== Exercise data ==

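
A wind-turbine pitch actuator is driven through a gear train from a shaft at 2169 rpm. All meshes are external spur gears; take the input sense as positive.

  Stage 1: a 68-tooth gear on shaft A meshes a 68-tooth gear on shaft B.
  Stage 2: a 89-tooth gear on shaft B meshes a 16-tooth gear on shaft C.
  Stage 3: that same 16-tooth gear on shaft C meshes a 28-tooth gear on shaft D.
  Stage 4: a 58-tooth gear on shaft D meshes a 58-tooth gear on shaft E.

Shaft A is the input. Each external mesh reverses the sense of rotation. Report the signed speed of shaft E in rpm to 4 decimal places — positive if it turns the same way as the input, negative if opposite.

Stage 1 [68T→68T]: ω = 2169.0000×68/68 = 2169.0000 rpm, dir flips to −; running = −2169.0000
Stage 2 [89T→16T]: ω = 2169.0000×89/16 = 12065.0625 rpm, dir flips to +; running = +12065.0625
Stage 3 [16T→28T]: ω = 12065.0625×16/28 = 6894.3214 rpm, dir flips to −; running = −6894.3214
Stage 4 [58T→58T]: ω = 6894.3214×58/58 = 6894.3214 rpm, dir flips to +; running = +6894.3214

+6894.3214 rpm (same as input, |ω| = 6894.3214 rpm)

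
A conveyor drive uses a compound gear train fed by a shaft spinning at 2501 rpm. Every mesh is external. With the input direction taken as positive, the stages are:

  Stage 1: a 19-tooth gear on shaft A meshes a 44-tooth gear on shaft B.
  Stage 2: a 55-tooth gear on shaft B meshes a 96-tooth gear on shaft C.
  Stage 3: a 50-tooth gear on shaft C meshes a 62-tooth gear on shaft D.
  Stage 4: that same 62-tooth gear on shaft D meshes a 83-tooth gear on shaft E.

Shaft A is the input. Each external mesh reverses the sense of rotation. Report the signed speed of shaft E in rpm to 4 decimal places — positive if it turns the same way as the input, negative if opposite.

+372.7331 rpm (same as input, |ω| = 372.7331 rpm)

Stage 1 [19T→44T]: ω = 2501.0000×19/44 = 1079.9773 rpm, dir flips to −; running = −1079.9773
Stage 2 [55T→96T]: ω = 1079.9773×55/96 = 618.7370 rpm, dir flips to +; running = +618.7370
Stage 3 [50T→62T]: ω = 618.7370×50/62 = 498.9814 rpm, dir flips to −; running = −498.9814
Stage 4 [62T→83T]: ω = 498.9814×62/83 = 372.7331 rpm, dir flips to +; running = +372.7331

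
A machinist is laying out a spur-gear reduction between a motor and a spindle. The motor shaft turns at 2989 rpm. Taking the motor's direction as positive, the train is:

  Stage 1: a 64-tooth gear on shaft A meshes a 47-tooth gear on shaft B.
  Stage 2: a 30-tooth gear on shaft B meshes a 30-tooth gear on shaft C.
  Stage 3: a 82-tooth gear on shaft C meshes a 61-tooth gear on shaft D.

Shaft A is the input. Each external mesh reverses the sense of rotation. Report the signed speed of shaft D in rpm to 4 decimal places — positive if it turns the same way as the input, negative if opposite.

Stage 1 [64T→47T]: ω = 2989.0000×64/47 = 4070.1277 rpm, dir flips to −; running = −4070.1277
Stage 2 [30T→30T]: ω = 4070.1277×30/30 = 4070.1277 rpm, dir flips to +; running = +4070.1277
Stage 3 [82T→61T]: ω = 4070.1277×82/61 = 5471.3191 rpm, dir flips to −; running = −5471.3191

-5471.3191 rpm (opposite to input, |ω| = 5471.3191 rpm)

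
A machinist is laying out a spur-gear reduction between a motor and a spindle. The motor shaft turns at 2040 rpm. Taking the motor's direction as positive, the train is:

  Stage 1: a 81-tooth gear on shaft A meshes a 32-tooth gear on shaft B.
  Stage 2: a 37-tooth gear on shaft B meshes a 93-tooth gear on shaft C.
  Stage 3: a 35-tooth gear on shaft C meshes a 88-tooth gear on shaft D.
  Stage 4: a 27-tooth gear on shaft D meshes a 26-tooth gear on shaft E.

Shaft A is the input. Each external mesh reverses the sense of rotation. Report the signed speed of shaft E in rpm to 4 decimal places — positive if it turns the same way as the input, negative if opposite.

Stage 1 [81T→32T]: ω = 2040.0000×81/32 = 5163.7500 rpm, dir flips to −; running = −5163.7500
Stage 2 [37T→93T]: ω = 5163.7500×37/93 = 2054.3952 rpm, dir flips to +; running = +2054.3952
Stage 3 [35T→88T]: ω = 2054.3952×35/88 = 817.0890 rpm, dir flips to −; running = −817.0890
Stage 4 [27T→26T]: ω = 817.0890×27/26 = 848.5155 rpm, dir flips to +; running = +848.5155

+848.5155 rpm (same as input, |ω| = 848.5155 rpm)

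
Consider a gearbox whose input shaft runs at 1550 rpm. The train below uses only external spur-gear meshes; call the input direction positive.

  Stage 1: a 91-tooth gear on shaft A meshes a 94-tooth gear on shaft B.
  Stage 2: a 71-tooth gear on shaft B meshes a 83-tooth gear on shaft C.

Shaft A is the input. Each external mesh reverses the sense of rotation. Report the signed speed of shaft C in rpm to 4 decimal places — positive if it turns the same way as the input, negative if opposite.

+1283.5875 rpm (same as input, |ω| = 1283.5875 rpm)

Stage 1 [91T→94T]: ω = 1550.0000×91/94 = 1500.5319 rpm, dir flips to −; running = −1500.5319
Stage 2 [71T→83T]: ω = 1500.5319×71/83 = 1283.5875 rpm, dir flips to +; running = +1283.5875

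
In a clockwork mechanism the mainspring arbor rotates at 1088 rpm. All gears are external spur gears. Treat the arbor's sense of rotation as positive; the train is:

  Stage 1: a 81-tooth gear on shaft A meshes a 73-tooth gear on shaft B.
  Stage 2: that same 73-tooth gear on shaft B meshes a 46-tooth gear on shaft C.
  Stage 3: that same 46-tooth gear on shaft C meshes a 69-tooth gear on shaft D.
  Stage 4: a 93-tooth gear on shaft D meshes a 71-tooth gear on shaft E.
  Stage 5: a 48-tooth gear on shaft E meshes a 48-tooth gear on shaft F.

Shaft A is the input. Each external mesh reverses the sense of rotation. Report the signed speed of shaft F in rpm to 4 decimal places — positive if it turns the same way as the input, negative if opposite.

-1672.9749 rpm (opposite to input, |ω| = 1672.9749 rpm)

Stage 1 [81T→73T]: ω = 1088.0000×81/73 = 1207.2329 rpm, dir flips to −; running = −1207.2329
Stage 2 [73T→46T]: ω = 1207.2329×73/46 = 1915.8261 rpm, dir flips to +; running = +1915.8261
Stage 3 [46T→69T]: ω = 1915.8261×46/69 = 1277.2174 rpm, dir flips to −; running = −1277.2174
Stage 4 [93T→71T]: ω = 1277.2174×93/71 = 1672.9749 rpm, dir flips to +; running = +1672.9749
Stage 5 [48T→48T]: ω = 1672.9749×48/48 = 1672.9749 rpm, dir flips to −; running = −1672.9749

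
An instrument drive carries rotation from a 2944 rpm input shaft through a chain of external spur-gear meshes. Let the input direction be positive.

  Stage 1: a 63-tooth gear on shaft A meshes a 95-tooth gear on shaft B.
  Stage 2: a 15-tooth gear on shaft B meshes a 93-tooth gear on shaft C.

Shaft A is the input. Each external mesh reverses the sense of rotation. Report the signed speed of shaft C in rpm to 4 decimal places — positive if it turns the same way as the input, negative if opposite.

+314.8930 rpm (same as input, |ω| = 314.8930 rpm)

Stage 1 [63T→95T]: ω = 2944.0000×63/95 = 1952.3368 rpm, dir flips to −; running = −1952.3368
Stage 2 [15T→93T]: ω = 1952.3368×15/93 = 314.8930 rpm, dir flips to +; running = +314.8930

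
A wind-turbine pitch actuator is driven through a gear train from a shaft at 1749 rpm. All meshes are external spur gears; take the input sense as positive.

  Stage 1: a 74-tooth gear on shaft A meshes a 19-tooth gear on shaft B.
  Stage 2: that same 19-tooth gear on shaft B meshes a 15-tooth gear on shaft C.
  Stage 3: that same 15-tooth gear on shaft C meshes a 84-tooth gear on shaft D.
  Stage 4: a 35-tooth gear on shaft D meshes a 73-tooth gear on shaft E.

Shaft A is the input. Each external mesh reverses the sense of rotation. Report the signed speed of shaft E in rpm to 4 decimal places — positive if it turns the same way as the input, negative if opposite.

+738.7329 rpm (same as input, |ω| = 738.7329 rpm)

Stage 1 [74T→19T]: ω = 1749.0000×74/19 = 6811.8947 rpm, dir flips to −; running = −6811.8947
Stage 2 [19T→15T]: ω = 6811.8947×19/15 = 8628.4000 rpm, dir flips to +; running = +8628.4000
Stage 3 [15T→84T]: ω = 8628.4000×15/84 = 1540.7857 rpm, dir flips to −; running = −1540.7857
Stage 4 [35T→73T]: ω = 1540.7857×35/73 = 738.7329 rpm, dir flips to +; running = +738.7329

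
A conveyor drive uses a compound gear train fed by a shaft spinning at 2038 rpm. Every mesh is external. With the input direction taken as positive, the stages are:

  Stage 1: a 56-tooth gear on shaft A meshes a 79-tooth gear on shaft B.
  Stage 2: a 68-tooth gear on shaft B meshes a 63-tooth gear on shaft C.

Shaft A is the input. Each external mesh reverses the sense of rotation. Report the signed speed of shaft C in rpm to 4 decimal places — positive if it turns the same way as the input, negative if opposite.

+1559.3136 rpm (same as input, |ω| = 1559.3136 rpm)

Stage 1 [56T→79T]: ω = 2038.0000×56/79 = 1444.6582 rpm, dir flips to −; running = −1444.6582
Stage 2 [68T→63T]: ω = 1444.6582×68/63 = 1559.3136 rpm, dir flips to +; running = +1559.3136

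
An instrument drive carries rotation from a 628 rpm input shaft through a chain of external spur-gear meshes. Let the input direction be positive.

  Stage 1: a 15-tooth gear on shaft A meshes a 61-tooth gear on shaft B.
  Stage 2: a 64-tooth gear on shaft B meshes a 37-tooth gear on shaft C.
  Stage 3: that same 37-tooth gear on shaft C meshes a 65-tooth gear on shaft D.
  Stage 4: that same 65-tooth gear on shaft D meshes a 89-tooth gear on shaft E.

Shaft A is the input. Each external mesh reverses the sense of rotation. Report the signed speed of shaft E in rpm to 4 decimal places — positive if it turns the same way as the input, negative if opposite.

+111.0481 rpm (same as input, |ω| = 111.0481 rpm)

Stage 1 [15T→61T]: ω = 628.0000×15/61 = 154.4262 rpm, dir flips to −; running = −154.4262
Stage 2 [64T→37T]: ω = 154.4262×64/37 = 267.1156 rpm, dir flips to +; running = +267.1156
Stage 3 [37T→65T]: ω = 267.1156×37/65 = 152.0504 rpm, dir flips to −; running = −152.0504
Stage 4 [65T→89T]: ω = 152.0504×65/89 = 111.0481 rpm, dir flips to +; running = +111.0481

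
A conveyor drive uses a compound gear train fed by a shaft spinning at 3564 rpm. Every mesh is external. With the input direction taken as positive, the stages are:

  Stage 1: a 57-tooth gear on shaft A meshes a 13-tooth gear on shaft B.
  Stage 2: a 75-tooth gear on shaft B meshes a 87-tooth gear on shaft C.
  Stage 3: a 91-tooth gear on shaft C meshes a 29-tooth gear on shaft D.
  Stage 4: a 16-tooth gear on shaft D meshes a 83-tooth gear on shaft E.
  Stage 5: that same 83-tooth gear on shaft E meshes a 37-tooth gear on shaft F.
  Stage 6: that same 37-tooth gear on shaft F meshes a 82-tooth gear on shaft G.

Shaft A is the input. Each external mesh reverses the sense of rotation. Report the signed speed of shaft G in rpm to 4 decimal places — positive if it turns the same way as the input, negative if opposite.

Stage 1 [57T→13T]: ω = 3564.0000×57/13 = 15626.7692 rpm, dir flips to −; running = −15626.7692
Stage 2 [75T→87T]: ω = 15626.7692×75/87 = 13471.3528 rpm, dir flips to +; running = +13471.3528
Stage 3 [91T→29T]: ω = 13471.3528×91/29 = 42272.1760 rpm, dir flips to −; running = −42272.1760
Stage 4 [16T→83T]: ω = 42272.1760×16/83 = 8148.8532 rpm, dir flips to +; running = +8148.8532
Stage 5 [83T→37T]: ω = 8148.8532×83/37 = 18279.8599 rpm, dir flips to −; running = −18279.8599
Stage 6 [37T→82T]: ω = 18279.8599×37/82 = 8248.2295 rpm, dir flips to +; running = +8248.2295

+8248.2295 rpm (same as input, |ω| = 8248.2295 rpm)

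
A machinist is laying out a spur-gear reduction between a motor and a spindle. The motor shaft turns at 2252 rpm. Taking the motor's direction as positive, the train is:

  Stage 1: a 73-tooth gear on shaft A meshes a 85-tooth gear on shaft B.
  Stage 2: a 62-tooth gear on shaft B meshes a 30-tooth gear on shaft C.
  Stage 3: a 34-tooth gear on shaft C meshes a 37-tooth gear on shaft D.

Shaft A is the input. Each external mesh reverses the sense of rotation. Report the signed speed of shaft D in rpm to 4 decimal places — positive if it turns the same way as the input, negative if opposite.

-3672.9917 rpm (opposite to input, |ω| = 3672.9917 rpm)

Stage 1 [73T→85T]: ω = 2252.0000×73/85 = 1934.0706 rpm, dir flips to −; running = −1934.0706
Stage 2 [62T→30T]: ω = 1934.0706×62/30 = 3997.0792 rpm, dir flips to +; running = +3997.0792
Stage 3 [34T→37T]: ω = 3997.0792×34/37 = 3672.9917 rpm, dir flips to −; running = −3672.9917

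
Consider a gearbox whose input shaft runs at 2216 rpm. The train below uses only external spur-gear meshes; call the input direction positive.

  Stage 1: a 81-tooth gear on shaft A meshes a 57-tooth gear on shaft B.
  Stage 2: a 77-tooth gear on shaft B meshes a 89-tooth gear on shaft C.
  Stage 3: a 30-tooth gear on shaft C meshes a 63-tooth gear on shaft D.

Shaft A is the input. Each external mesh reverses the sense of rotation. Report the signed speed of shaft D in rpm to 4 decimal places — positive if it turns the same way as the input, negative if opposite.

-1297.3625 rpm (opposite to input, |ω| = 1297.3625 rpm)

Stage 1 [81T→57T]: ω = 2216.0000×81/57 = 3149.0526 rpm, dir flips to −; running = −3149.0526
Stage 2 [77T→89T]: ω = 3149.0526×77/89 = 2724.4613 rpm, dir flips to +; running = +2724.4613
Stage 3 [30T→63T]: ω = 2724.4613×30/63 = 1297.3625 rpm, dir flips to −; running = −1297.3625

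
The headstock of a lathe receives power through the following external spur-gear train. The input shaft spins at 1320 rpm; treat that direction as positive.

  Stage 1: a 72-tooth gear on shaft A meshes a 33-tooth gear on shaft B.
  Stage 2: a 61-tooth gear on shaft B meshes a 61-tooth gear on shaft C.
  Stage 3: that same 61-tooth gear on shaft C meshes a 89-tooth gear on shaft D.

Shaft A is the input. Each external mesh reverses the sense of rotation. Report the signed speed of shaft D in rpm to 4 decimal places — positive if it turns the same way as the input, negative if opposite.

Stage 1 [72T→33T]: ω = 1320.0000×72/33 = 2880.0000 rpm, dir flips to −; running = −2880.0000
Stage 2 [61T→61T]: ω = 2880.0000×61/61 = 2880.0000 rpm, dir flips to +; running = +2880.0000
Stage 3 [61T→89T]: ω = 2880.0000×61/89 = 1973.9326 rpm, dir flips to −; running = −1973.9326

-1973.9326 rpm (opposite to input, |ω| = 1973.9326 rpm)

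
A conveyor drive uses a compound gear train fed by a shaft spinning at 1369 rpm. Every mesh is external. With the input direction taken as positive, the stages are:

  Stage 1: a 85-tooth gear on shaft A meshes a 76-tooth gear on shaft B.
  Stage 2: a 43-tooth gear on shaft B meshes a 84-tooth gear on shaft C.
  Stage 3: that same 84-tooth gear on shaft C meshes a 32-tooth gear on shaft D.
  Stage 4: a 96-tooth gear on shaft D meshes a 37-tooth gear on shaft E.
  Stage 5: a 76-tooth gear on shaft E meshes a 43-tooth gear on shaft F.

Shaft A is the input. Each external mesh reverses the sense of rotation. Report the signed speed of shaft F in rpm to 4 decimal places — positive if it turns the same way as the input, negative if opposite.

Stage 1 [85T→76T]: ω = 1369.0000×85/76 = 1531.1184 rpm, dir flips to −; running = −1531.1184
Stage 2 [43T→84T]: ω = 1531.1184×43/84 = 783.7868 rpm, dir flips to +; running = +783.7868
Stage 3 [84T→32T]: ω = 783.7868×84/32 = 2057.4404 rpm, dir flips to −; running = −2057.4404
Stage 4 [96T→37T]: ω = 2057.4404×96/37 = 5338.2237 rpm, dir flips to +; running = +5338.2237
Stage 5 [76T→43T]: ω = 5338.2237×76/43 = 9435.0000 rpm, dir flips to −; running = −9435.0000

-9435.0000 rpm (opposite to input, |ω| = 9435.0000 rpm)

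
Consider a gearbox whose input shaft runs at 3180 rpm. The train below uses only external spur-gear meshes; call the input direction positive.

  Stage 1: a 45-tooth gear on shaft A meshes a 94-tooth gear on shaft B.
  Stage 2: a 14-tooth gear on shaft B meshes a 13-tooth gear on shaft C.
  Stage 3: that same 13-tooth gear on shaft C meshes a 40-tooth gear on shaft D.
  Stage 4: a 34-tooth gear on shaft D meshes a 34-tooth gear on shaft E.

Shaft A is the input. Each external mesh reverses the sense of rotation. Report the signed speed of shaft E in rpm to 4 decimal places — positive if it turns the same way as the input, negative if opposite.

Stage 1 [45T→94T]: ω = 3180.0000×45/94 = 1522.3404 rpm, dir flips to −; running = −1522.3404
Stage 2 [14T→13T]: ω = 1522.3404×14/13 = 1639.4435 rpm, dir flips to +; running = +1639.4435
Stage 3 [13T→40T]: ω = 1639.4435×13/40 = 532.8191 rpm, dir flips to −; running = −532.8191
Stage 4 [34T→34T]: ω = 532.8191×34/34 = 532.8191 rpm, dir flips to +; running = +532.8191

+532.8191 rpm (same as input, |ω| = 532.8191 rpm)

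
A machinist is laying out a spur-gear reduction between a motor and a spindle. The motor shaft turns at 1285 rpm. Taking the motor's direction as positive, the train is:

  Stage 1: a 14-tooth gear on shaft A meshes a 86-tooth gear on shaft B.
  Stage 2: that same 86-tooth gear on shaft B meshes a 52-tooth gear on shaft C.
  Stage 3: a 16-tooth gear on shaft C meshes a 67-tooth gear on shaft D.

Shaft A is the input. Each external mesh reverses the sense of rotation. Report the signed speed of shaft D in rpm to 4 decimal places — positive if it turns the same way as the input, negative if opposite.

-82.6177 rpm (opposite to input, |ω| = 82.6177 rpm)

Stage 1 [14T→86T]: ω = 1285.0000×14/86 = 209.1860 rpm, dir flips to −; running = −209.1860
Stage 2 [86T→52T]: ω = 209.1860×86/52 = 345.9615 rpm, dir flips to +; running = +345.9615
Stage 3 [16T→67T]: ω = 345.9615×16/67 = 82.6177 rpm, dir flips to −; running = −82.6177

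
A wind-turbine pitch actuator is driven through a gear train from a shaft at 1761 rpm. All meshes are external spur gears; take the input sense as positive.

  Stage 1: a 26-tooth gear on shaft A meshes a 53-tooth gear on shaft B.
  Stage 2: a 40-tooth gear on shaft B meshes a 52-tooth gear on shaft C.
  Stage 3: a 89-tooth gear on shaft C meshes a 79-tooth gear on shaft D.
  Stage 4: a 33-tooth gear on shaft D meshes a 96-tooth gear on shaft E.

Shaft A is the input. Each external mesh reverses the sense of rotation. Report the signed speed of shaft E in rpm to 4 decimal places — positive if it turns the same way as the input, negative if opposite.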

== Prompt ==
Among the entries, find every line holding "carries" and return it.

== Finished task ==
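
An instrument drive carries rotation from a 2944 rpm input shaft through a chain of external spur-gear meshes. Let the input direction be positive.
An instrument drive carries rotation from a 628 rpm input shaft through a chain of external spur-gear meshes. Let the input direction be positive.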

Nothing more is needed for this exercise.